→ **Aim of the task**:
Nothing but an exact copy is wanted here: the line with "Pooling across engagement" and all the lines that follow it in the entries below.

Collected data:
○ ○ ○ ○ ○
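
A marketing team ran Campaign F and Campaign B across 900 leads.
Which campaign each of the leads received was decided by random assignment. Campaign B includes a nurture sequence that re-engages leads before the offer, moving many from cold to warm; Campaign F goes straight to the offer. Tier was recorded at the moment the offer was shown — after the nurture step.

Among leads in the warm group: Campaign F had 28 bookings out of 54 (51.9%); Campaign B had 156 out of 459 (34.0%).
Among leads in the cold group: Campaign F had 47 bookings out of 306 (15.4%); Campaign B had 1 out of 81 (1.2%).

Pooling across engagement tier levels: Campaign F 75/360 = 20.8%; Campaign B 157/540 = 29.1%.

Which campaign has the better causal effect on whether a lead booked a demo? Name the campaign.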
○ ○ ○ ○ ○
→ **Task solution**:
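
Pooling across engagement tier levels: Campaign F 75/360 = 20.8%; Campaign B 157/540 = 29.1%.

Which campaign has the better causal effect on whether a lead booked a demo? Name the campaign.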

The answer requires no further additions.